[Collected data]
--- --- ---
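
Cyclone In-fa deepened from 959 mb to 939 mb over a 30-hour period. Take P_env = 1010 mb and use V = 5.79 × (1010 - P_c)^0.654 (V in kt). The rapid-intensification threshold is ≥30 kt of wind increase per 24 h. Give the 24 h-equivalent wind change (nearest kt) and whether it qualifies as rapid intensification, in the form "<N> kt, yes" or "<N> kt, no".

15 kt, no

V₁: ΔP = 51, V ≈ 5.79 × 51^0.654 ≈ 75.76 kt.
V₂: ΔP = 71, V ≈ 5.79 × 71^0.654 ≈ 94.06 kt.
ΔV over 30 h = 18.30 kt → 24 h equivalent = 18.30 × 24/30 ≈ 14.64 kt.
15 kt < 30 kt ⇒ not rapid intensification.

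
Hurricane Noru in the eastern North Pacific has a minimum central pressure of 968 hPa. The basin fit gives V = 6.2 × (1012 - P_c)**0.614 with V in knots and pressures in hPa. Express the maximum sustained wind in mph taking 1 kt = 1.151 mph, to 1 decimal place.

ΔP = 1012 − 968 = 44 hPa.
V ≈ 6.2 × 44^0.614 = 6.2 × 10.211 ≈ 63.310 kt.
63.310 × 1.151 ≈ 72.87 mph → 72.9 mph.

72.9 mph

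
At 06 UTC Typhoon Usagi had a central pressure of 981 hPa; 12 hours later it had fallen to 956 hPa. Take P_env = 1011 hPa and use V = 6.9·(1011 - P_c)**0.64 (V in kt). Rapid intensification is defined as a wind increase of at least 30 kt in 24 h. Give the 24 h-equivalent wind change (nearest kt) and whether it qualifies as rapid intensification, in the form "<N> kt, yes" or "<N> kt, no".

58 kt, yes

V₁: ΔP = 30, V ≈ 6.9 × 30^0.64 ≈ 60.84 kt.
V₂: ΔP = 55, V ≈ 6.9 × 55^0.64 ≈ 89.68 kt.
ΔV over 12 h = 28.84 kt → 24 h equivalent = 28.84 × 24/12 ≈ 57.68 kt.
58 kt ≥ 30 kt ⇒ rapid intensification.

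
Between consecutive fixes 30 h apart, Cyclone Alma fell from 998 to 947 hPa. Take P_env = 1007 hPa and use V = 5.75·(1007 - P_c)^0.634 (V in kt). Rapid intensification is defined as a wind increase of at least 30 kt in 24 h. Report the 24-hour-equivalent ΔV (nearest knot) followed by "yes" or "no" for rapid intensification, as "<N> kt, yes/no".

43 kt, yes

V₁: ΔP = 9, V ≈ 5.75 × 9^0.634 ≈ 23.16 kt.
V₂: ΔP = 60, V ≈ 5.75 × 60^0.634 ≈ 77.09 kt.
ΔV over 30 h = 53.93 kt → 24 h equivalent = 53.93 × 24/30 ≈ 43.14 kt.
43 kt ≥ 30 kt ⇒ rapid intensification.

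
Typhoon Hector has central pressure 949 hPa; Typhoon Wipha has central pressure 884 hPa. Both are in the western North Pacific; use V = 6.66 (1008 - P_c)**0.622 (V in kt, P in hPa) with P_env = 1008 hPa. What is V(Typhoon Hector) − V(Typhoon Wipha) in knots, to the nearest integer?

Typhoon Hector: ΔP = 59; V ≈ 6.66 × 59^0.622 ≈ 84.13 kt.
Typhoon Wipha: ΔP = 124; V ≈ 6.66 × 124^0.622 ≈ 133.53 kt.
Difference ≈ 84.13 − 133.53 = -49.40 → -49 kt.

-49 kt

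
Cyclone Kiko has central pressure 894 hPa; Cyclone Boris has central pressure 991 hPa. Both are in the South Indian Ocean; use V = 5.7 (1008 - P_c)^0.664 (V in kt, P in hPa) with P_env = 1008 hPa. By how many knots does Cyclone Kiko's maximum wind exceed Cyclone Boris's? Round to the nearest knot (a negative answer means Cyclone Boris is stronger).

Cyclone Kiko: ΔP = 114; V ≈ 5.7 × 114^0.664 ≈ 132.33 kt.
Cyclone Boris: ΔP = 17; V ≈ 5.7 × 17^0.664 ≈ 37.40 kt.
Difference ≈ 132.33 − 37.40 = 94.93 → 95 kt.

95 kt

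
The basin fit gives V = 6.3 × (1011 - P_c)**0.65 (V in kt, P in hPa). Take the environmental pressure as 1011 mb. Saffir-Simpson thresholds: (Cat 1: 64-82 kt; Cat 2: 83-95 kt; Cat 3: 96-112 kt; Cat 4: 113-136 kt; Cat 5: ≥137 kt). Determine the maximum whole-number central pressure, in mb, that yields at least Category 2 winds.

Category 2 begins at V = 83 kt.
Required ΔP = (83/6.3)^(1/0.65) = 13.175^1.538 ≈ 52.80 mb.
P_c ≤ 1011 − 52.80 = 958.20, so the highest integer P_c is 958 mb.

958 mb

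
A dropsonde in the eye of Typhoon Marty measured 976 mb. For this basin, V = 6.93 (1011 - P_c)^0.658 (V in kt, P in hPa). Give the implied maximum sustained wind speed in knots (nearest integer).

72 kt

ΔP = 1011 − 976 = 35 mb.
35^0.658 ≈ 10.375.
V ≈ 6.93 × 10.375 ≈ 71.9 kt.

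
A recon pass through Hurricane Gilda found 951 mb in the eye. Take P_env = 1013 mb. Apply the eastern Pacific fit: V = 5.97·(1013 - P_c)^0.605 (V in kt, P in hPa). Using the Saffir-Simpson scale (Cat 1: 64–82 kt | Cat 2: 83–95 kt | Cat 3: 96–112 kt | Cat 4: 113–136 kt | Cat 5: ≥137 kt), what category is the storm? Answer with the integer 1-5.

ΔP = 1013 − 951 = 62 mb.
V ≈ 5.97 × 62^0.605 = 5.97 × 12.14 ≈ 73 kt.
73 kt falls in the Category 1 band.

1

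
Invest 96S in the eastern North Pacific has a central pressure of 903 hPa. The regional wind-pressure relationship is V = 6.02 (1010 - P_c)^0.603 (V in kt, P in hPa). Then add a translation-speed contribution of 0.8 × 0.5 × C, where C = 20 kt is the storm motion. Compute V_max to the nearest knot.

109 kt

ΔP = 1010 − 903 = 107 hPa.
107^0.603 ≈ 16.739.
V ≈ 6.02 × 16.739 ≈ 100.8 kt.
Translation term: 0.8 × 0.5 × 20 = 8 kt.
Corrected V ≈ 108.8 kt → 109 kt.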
--- --- ---
— EXERCISE DIRECTIONS —
Word for word, give back all the lines above.

— EXERCISE OUTPUT —
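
Cyclone In-fa deepened from 959 mb to 939 mb over a 30-hour period. Take P_env = 1010 mb and use V = 5.79 × (1010 - P_c)^0.654 (V in kt). The rapid-intensification threshold is ≥30 kt of wind increase per 24 h. Give the 24 h-equivalent wind change (nearest kt) and whether it qualifies as rapid intensification, in the form "<N> kt, yes" or "<N> kt, no".

15 kt, no

V₁: ΔP = 51, V ≈ 5.79 × 51^0.654 ≈ 75.76 kt.
V₂: ΔP = 71, V ≈ 5.79 × 71^0.654 ≈ 94.06 kt.
ΔV over 30 h = 18.30 kt → 24 h equivalent = 18.30 × 24/30 ≈ 14.64 kt.
15 kt < 30 kt ⇒ not rapid intensification.

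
Hurricane Noru in the eastern North Pacific has a minimum central pressure of 968 hPa. The basin fit gives V = 6.2 × (1012 - P_c)**0.614 with V in knots and pressures in hPa. Express the maximum sustained wind in mph taking 1 kt = 1.151 mph, to 1 decimal place.

ΔP = 1012 − 968 = 44 hPa.
V ≈ 6.2 × 44^0.614 = 6.2 × 10.211 ≈ 63.310 kt.
63.310 × 1.151 ≈ 72.87 mph → 72.9 mph.

72.9 mph

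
At 06 UTC Typhoon Usagi had a central pressure of 981 hPa; 12 hours later it had fallen to 956 hPa. Take P_env = 1011 hPa and use V = 6.9·(1011 - P_c)**0.64 (V in kt). Rapid intensification is defined as a wind increase of at least 30 kt in 24 h. Give the 24 h-equivalent wind change (nearest kt) and whether it qualifies as rapid intensification, in the form "<N> kt, yes" or "<N> kt, no".

58 kt, yes

V₁: ΔP = 30, V ≈ 6.9 × 30^0.64 ≈ 60.84 kt.
V₂: ΔP = 55, V ≈ 6.9 × 55^0.64 ≈ 89.68 kt.
ΔV over 12 h = 28.84 kt → 24 h equivalent = 28.84 × 24/12 ≈ 57.68 kt.
58 kt ≥ 30 kt ⇒ rapid intensification.

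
Between consecutive fixes 30 h apart, Cyclone Alma fell from 998 to 947 hPa. Take P_env = 1007 hPa and use V = 5.75·(1007 - P_c)^0.634 (V in kt). Rapid intensification is defined as a wind increase of at least 30 kt in 24 h. Report the 24-hour-equivalent ΔV (nearest knot) followed by "yes" or "no" for rapid intensification, as "<N> kt, yes/no".

43 kt, yes

V₁: ΔP = 9, V ≈ 5.75 × 9^0.634 ≈ 23.16 kt.
V₂: ΔP = 60, V ≈ 5.75 × 60^0.634 ≈ 77.09 kt.
ΔV over 30 h = 53.93 kt → 24 h equivalent = 53.93 × 24/30 ≈ 43.14 kt.
43 kt ≥ 30 kt ⇒ rapid intensification.

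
Typhoon Hector has central pressure 949 hPa; Typhoon Wipha has central pressure 884 hPa. Both are in the western North Pacific; use V = 6.66 (1008 - P_c)**0.622 (V in kt, P in hPa) with P_env = 1008 hPa. What is V(Typhoon Hector) − V(Typhoon Wipha) in knots, to the nearest integer?

Typhoon Hector: ΔP = 59; V ≈ 6.66 × 59^0.622 ≈ 84.13 kt.
Typhoon Wipha: ΔP = 124; V ≈ 6.66 × 124^0.622 ≈ 133.53 kt.
Difference ≈ 84.13 − 133.53 = -49.40 → -49 kt.

-49 kt

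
Cyclone Kiko has central pressure 894 hPa; Cyclone Boris has central pressure 991 hPa. Both are in the South Indian Ocean; use V = 5.7 (1008 - P_c)^0.664 (V in kt, P in hPa) with P_env = 1008 hPa. By how many knots does Cyclone Kiko's maximum wind exceed Cyclone Boris's? Round to the nearest knot (a negative answer means Cyclone Boris is stronger).

Cyclone Kiko: ΔP = 114; V ≈ 5.7 × 114^0.664 ≈ 132.33 kt.
Cyclone Boris: ΔP = 17; V ≈ 5.7 × 17^0.664 ≈ 37.40 kt.
Difference ≈ 132.33 − 37.40 = 94.93 → 95 kt.

95 kt

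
The basin fit gives V = 6.3 × (1011 - P_c)**0.65 (V in kt, P in hPa). Take the environmental pressure as 1011 mb. Saffir-Simpson thresholds: (Cat 1: 64-82 kt; Cat 2: 83-95 kt; Cat 3: 96-112 kt; Cat 4: 113-136 kt; Cat 5: ≥137 kt). Determine the maximum whole-number central pressure, in mb, that yields at least Category 2 winds.

Category 2 begins at V = 83 kt.
Required ΔP = (83/6.3)^(1/0.65) = 13.175^1.538 ≈ 52.80 mb.
P_c ≤ 1011 − 52.80 = 958.20, so the highest integer P_c is 958 mb.

958 mb

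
A dropsonde in the eye of Typhoon Marty measured 976 mb. For this basin, V = 6.93 (1011 - P_c)^0.658 (V in kt, P in hPa). Give the implied maximum sustained wind speed in knots (nearest integer).

72 kt

ΔP = 1011 − 976 = 35 mb.
35^0.658 ≈ 10.375.
V ≈ 6.93 × 10.375 ≈ 71.9 kt.

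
A recon pass through Hurricane Gilda found 951 mb in the eye. Take P_env = 1013 mb. Apply the eastern Pacific fit: V = 5.97·(1013 - P_c)^0.605 (V in kt, P in hPa). Using the Saffir-Simpson scale (Cat 1: 64–82 kt | Cat 2: 83–95 kt | Cat 3: 96–112 kt | Cat 4: 113–136 kt | Cat 5: ≥137 kt), what category is the storm? Answer with the integer 1-5.

ΔP = 1013 − 951 = 62 mb.
V ≈ 5.97 × 62^0.605 = 5.97 × 12.14 ≈ 73 kt.
73 kt falls in the Category 1 band.

1

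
Invest 96S in the eastern North Pacific has a central pressure of 903 hPa. The regional wind-pressure relationship is V = 6.02 (1010 - P_c)^0.603 (V in kt, P in hPa). Then add a translation-speed contribution of 0.8 × 0.5 × C, where C = 20 kt is the storm motion. Compute V_max to the nearest knot.

109 kt

ΔP = 1010 − 903 = 107 hPa.
107^0.603 ≈ 16.739.
V ≈ 6.02 × 16.739 ≈ 100.8 kt.
Translation term: 0.8 × 0.5 × 20 = 8 kt.
Corrected V ≈ 108.8 kt → 109 kt.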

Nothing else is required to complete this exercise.